Nothing should appear in the answer except the lines from the one containing "7A. Answer with two uppercase hexadecimal digits." through the end of the records below, written out exactly.

[Saved data entries]
==================================================
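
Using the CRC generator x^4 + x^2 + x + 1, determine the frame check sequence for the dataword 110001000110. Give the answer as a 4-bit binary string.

Append 4 zeros: 1100010001100000. Divide by 10111 (XOR where the leading bit is 1):
  pos 0: 11000 XOR 10111 = 01111
  pos 1: 11111 XOR 10111 = 01000
  pos 2: 10000 XOR 10111 = 00111
  pos 4: 11100 XOR 10111 = 01011
  pos 5: 10111 XOR 10111 = 00000
  pos 10: 10000 XOR 10111 = 00111
Remainder (last 4 bits) = 1110. This is the CRC / FCS.

1110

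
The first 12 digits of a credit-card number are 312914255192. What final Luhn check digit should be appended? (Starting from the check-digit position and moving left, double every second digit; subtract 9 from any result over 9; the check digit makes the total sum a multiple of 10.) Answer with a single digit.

Partial digits right→left: 2 9 1 5 5 2 4 1 9 2 1 3
Double every second digit counting from the check-digit position (so the 1st, 3rd, 5th, ... of the partial from the right).
  doubled (with −9 where >9): 4 2 1 8 9 2 → sum 26
  kept as-is: 9 5 2 1 2 3 → sum 22
Total = 26 + 22 = 48.
Check digit = (10 − (48 mod 10)) mod 10 = 2.

2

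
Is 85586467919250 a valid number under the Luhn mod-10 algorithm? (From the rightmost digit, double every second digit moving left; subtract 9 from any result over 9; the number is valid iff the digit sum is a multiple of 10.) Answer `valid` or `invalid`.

valid

From the right, keep odd positions and double even positions (subtract 9 from any doubled value over 9):
  doubled (positions 2,4,...): 1 9 9 3 3 1 7 → sum 33
  kept (positions 1,3,...): 0 2 1 7 4 8 5 → sum 27
Total = 60.
60 mod 10 = 0, so the number is valid.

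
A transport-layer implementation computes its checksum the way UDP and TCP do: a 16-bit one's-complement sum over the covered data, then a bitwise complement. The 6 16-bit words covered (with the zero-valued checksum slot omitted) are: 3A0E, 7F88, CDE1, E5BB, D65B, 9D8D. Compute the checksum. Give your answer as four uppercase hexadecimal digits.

One's-complement addition (fold any carry out of bit 15 back into bit 0):
  0x3A0E + 0x7F88 = 0x0B996
  0xB996 + 0xCDE1 = 0x18777 → wrap carry → 0x8778
  0x8778 + 0xE5BB = 0x16D33 → wrap carry → 0x6D34
  0x6D34 + 0xD65B = 0x1438F → wrap carry → 0x4390
  0x4390 + 0x9D8D = 0x0E11D
One's-complement sum = 0xE11D.
Checksum = ~0xE11D & 0xFFFF = 0x1EE2.

1EE2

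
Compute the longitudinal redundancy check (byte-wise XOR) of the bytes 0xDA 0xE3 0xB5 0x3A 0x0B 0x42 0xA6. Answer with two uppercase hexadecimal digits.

59

XOR the bytes together:
  start with 0xDA
  0xDA ⊕ 0xE3 = 0x39
  0x39 ⊕ 0xB5 = 0x8C
  0x8C ⊕ 0x3A = 0xB6
  0xB6 ⊕ 0x0B = 0xBD
  0xBD ⊕ 0x42 = 0xFF
  0xFF ⊕ 0xA6 = 0x59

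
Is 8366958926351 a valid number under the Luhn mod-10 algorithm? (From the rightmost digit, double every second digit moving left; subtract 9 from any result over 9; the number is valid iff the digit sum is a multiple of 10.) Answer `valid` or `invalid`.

From the right, keep odd positions and double even positions (subtract 9 from any doubled value over 9):
  doubled (positions 2,4,...): 1 3 9 1 3 6 → sum 23
  kept (positions 1,3,...): 1 3 2 8 9 6 8 → sum 37
Total = 60.
60 mod 10 = 0, so the number is valid.

valid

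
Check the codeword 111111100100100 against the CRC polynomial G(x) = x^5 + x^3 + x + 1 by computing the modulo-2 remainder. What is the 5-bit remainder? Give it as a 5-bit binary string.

Modulo-2 division of 111111100100100 by 101011:
  pos 0: 111111 XOR 101011 = 010100
  pos 1: 101001 XOR 101011 = 000010
  pos 5: 100010 XOR 101011 = 001001
  pos 7: 100101 XOR 101011 = 001110
  pos 9: 111000 XOR 101011 = 010011
Remainder = 10011 (nonzero — an error is detected).

10011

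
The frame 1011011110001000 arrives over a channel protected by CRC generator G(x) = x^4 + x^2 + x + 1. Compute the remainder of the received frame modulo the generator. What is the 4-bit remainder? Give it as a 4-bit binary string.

0000

Modulo-2 division of 1011011110001000 by 10111:
  pos 0: 10110 XOR 10111 = 00001
  pos 4: 11111 XOR 10111 = 01000
  pos 5: 10000 XOR 10111 = 00111
  pos 7: 11100 XOR 10111 = 01011
  pos 8: 10111 XOR 10111 = 00000
Remainder = 0000 (zero — the frame passes the CRC check).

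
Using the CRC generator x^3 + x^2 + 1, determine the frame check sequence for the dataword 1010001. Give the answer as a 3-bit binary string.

Append 3 zeros: 1010001000. Divide by 1101 (XOR where the leading bit is 1):
  pos 0: 1010 XOR 1101 = 0111
  pos 1: 1110 XOR 1101 = 0011
  pos 3: 1101 XOR 1101 = 0000
Remainder (last 3 bits) = 000. This is the CRC / FCS.

000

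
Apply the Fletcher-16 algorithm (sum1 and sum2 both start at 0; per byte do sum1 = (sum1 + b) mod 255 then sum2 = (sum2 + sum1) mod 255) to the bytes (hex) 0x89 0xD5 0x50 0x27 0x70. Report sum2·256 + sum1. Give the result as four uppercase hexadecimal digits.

B647

Running sums (mod 255):
  after byte 0 (0x89): sum1=137, sum2=137
  after byte 1 (0xD5): sum1=95, sum2=232
  after byte 2 (0x50): sum1=175, sum2=152
  after byte 3 (0x27): sum1=214, sum2=111
  after byte 4 (0x70): sum1=71, sum2=182
Checksum = sum2·256 + sum1 = 182·256 + 71 = 46663 = 0xB647.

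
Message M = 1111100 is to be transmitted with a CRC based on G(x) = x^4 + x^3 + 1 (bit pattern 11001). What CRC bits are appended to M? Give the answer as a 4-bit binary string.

1001

Append 4 zeros: 11111000000. Divide by 11001 (XOR where the leading bit is 1):
  pos 0: 11111 XOR 11001 = 00110
  pos 2: 11000 XOR 11001 = 00001
  pos 6: 10000 XOR 11001 = 01001
Remainder (last 4 bits) = 1001. This is the CRC / FCS.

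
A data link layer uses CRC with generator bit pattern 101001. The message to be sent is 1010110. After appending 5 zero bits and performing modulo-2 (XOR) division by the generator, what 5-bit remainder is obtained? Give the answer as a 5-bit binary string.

01101

Append 5 zeros: 101011000000. Divide by 101001 (XOR where the leading bit is 1):
  pos 0: 101011 XOR 101001 = 000010
  pos 4: 100000 XOR 101001 = 001001
  pos 6: 100100 XOR 101001 = 001101
Remainder (last 5 bits) = 01101. This is the CRC / FCS.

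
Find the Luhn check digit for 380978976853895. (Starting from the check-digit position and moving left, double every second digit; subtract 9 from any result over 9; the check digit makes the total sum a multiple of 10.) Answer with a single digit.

Partial digits right→left: 5 9 8 3 5 8 6 7 9 8 7 9 0 8 3
Double every second digit counting from the check-digit position (so the 1st, 3rd, 5th, ... of the partial from the right).
  doubled (with −9 where >9): 1 7 1 3 9 5 0 6 → sum 32
  kept as-is: 9 3 8 7 8 9 8 → sum 52
Total = 32 + 52 = 84.
Check digit = (10 − (84 mod 10)) mod 10 = 6.

6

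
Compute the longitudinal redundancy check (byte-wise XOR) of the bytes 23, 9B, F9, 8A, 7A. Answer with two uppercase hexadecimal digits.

XOR the bytes together:
  start with 0x23
  0x23 ⊕ 0x9B = 0xB8
  0xB8 ⊕ 0xF9 = 0x41
  0x41 ⊕ 0x8A = 0xCB
  0xCB ⊕ 0x7A = 0xB1

B1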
==================================================
### Response to the task
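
Compute the longitudinal redundancy check (byte-wise XOR) of the bytes 23, 9B, F9, 8A, 7A. Answer with two uppercase hexadecimal digits.

XOR the bytes together:
  start with 0x23
  0x23 ⊕ 0x9B = 0xB8
  0xB8 ⊕ 0xF9 = 0x41
  0x41 ⊕ 0x8A = 0xCB
  0xCB ⊕ 0x7A = 0xB1

B1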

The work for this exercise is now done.